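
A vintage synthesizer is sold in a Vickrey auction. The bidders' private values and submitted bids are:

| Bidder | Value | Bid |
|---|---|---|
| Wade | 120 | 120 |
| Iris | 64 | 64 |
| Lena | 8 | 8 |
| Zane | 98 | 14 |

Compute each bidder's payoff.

Wade 56, Iris 0, Lena 0, Zane 0.

Sorted high to low: Wade 120; Iris 64; Zane 14; Lena 8.
Wade has the top bid and wins; the price is the second-highest bid, 64.
Wade's payoff = 120 − 64 = 56. All other bidders lose, so their payoff is 0.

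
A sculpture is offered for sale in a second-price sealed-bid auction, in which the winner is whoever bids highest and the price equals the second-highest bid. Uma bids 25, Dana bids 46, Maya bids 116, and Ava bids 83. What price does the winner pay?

Ordered from highest: Maya 116; Ava 83; Dana 46; Uma 25.
Maya is the highest bidder, so Maya wins.
Under the second-price rule, the price is the second-highest bid: 83.

83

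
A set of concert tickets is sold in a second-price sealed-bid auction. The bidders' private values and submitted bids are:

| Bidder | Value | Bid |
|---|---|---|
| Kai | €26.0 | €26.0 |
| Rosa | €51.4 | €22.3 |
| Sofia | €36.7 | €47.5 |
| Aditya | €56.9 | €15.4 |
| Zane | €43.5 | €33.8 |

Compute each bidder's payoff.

Kai €0.0, Rosa €0.0, Sofia €2.9, Aditya €0.0, Zane €0.0.

Ordered from highest: Sofia €47.5 > Zane €33.8 > Kai €26.0 > Rosa €22.3 > Aditya €15.4.
Sofia has the top bid and wins; the price is the second-highest bid, €33.8.
Sofia's payoff = €36.7 − €33.8 = €2.9. All other bidders lose, so their payoff is 0.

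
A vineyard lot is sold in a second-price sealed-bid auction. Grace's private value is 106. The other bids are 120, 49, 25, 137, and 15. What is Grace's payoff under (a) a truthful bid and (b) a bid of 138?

The highest competing bid is 137.
Bidding truthfully at 106: the top bid is 137 (a rival), so Grace loses. Payoff = 0.
Bidding 138: Grace has the top bid, wins, and pays the second-highest bid 137. Payoff = 106 − 137 = -31.

Truthful: 0; alternative: -31.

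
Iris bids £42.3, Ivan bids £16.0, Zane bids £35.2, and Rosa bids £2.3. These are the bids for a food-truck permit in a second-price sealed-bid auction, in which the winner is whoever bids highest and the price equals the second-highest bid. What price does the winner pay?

The winner pays £35.2.

Ordered from highest: Iris £42.3 > Zane £35.2 > Ivan £16.0 > Rosa £2.3.
Iris is the highest bidder, so Iris wins.
Under the second-price rule, the price is the second-highest bid: £35.2.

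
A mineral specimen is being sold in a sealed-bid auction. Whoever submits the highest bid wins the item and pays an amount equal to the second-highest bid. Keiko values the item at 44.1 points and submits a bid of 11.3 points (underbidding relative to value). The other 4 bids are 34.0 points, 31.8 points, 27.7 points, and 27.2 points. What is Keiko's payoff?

Highest competing bid: 34.0 points.
Keiko's bid 11.3 points is not the highest, so Keiko loses, pays nothing, and earns zero payoff.

Payoff = 0.0 points.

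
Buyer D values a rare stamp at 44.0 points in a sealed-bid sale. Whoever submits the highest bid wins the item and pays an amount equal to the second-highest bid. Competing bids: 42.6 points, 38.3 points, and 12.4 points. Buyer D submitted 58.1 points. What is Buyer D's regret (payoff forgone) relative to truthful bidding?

The highest competing bid is 42.6 points.
Bidding truthfully at 44.0 points: Buyer D has the top bid, wins, and pays the second-highest bid 42.6 points. Payoff = 44.0 points − 42.6 points = 1.4 points.
Bidding 58.1 points: Buyer D has the top bid, wins, and pays the second-highest bid 42.6 points. Payoff = 44.0 points − 42.6 points = 1.4 points.
Regret = truthful payoff − actual payoff = 1.4 points − 1.4 points = 0.0 points.

Regret: 0.0 points.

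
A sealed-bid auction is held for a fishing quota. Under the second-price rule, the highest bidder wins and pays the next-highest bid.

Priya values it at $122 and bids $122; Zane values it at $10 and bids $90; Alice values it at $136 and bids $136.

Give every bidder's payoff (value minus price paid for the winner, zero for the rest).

Priya $0, Zane $0, Alice $14.

Bids in descending order: Alice $136, then Priya $122, then Zane $90.
Alice has the top bid and wins; the price is the second-highest bid, $122.
Alice's payoff = $136 − $122 = $14. All other bidders lose, so their payoff is 0.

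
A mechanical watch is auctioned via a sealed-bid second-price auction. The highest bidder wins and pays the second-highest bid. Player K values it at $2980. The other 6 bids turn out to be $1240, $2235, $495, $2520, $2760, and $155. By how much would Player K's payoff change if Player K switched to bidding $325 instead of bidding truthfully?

-$220

The highest competing bid is $2760.
Bidding truthfully at $2980: Player K has the top bid, wins, and pays the second-highest bid $2760. Payoff = $2980 − $2760 = $220.
Bidding $325: the top bid is $2760 (a rival), so Player K loses. Payoff = $0.
Change = $0 − $220 = -$220.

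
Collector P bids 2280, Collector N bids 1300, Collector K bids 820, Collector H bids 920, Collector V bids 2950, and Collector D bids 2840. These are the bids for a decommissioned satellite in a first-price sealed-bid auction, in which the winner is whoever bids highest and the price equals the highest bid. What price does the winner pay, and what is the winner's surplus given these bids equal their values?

Ordered from highest: Collector V 2950 > Collector D 2840 > Collector P 2280 > Collector N 1300 > Collector H 920 > Collector K 820.
Collector V is the highest bidder, so Collector V wins.
Under the first-price rule, the price is the highest bid: 2950.
Surplus = 2950 − 2950 = 0.

Price 2950; surplus 0.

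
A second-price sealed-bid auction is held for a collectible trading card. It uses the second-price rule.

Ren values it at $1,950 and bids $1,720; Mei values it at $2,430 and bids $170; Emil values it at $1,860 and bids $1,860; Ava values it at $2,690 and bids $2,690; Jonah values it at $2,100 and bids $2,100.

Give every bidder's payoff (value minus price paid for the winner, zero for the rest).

Payoffs: Ren $0, Mei $0, Emil $0, Ava $590, Jonah $0.

Ranking the bids: Ava $2,690 > Jonah $2,100 > Emil $1,860 > Ren $1,720 > Mei $170.
Ava has the top bid and wins; the price is the second-highest bid, $2,100.
Ava's payoff = $2,690 − $2,100 = $590. All other bidders lose, so their payoff is 0.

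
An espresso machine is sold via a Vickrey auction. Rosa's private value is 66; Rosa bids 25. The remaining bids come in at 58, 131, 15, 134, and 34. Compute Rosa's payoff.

Payoff = 0.

Highest competing bid: 134.
Rosa's bid 25 is not the highest, so Rosa loses, pays nothing, and earns zero payoff.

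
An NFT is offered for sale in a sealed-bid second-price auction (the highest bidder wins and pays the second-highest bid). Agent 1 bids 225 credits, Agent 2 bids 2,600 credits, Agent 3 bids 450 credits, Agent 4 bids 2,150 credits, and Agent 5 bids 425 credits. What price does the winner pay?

Ordered from highest: Agent 2 2,600 credits, then Agent 4 2,150 credits, then Agent 3 450 credits, then Agent 5 425 credits, then Agent 1 225 credits.
Agent 2 is the highest bidder, so Agent 2 wins.
Under the second-price rule, the price is the second-highest bid: 2,150 credits.

Price paid: 2,150 credits.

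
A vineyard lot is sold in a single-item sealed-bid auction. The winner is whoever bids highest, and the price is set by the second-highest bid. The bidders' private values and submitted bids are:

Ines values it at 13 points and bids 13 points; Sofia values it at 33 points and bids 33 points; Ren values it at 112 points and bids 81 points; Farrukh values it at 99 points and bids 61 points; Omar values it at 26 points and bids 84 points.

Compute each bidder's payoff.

Sorted high to low: Omar 84 points > Ren 81 points > Farrukh 61 points > Sofia 33 points > Ines 13 points.
Omar has the top bid and wins; the price is the second-highest bid, 81 points.
Omar's payoff = 26 points − 81 points = -55 points. All other bidders lose, so their payoff is 0.

Payoffs: Ines 0 points, Sofia 0 points, Ren 0 points, Farrukh 0 points, Omar -55 points.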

Required work:
Copy exactly the lines from the one with "An espresso machine" down to the last line of the records above, and leave out everything else.

Written response:
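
An espresso machine is sold via a Vickrey auction. Rosa's private value is 66; Rosa bids 25. The remaining bids come in at 58, 131, 15, 134, and 34. Compute Rosa's payoff.

Payoff = 0.

Highest competing bid: 134.
Rosa's bid 25 is not the highest, so Rosa loses, pays nothing, and earns zero payoff.

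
An NFT is offered for sale in a sealed-bid second-price auction (the highest bidder wins and pays the second-highest bid). Agent 1 bids 225 credits, Agent 2 bids 2,600 credits, Agent 3 bids 450 credits, Agent 4 bids 2,150 credits, and Agent 5 bids 425 credits. What price does the winner pay?

Ordered from highest: Agent 2 2,600 credits, then Agent 4 2,150 credits, then Agent 3 450 credits, then Agent 5 425 credits, then Agent 1 225 credits.
Agent 2 is the highest bidder, so Agent 2 wins.
Under the second-price rule, the price is the second-highest bid: 2,150 credits.

Price paid: 2,150 credits.

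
A vineyard lot is sold in a single-item sealed-bid auction. The winner is whoever bids highest, and the price is set by the second-highest bid. The bidders' private values and submitted bids are:

Ines values it at 13 points and bids 13 points; Sofia values it at 33 points and bids 33 points; Ren values it at 112 points and bids 81 points; Farrukh values it at 99 points and bids 61 points; Omar values it at 26 points and bids 84 points.

Compute each bidder's payoff.

Sorted high to low: Omar 84 points > Ren 81 points > Farrukh 61 points > Sofia 33 points > Ines 13 points.
Omar has the top bid and wins; the price is the second-highest bid, 81 points.
Omar's payoff = 26 points − 81 points = -55 points. All other bidders lose, so their payoff is 0.

Payoffs: Ines 0 points, Sofia 0 points, Ren 0 points, Farrukh 0 points, Omar -55 points.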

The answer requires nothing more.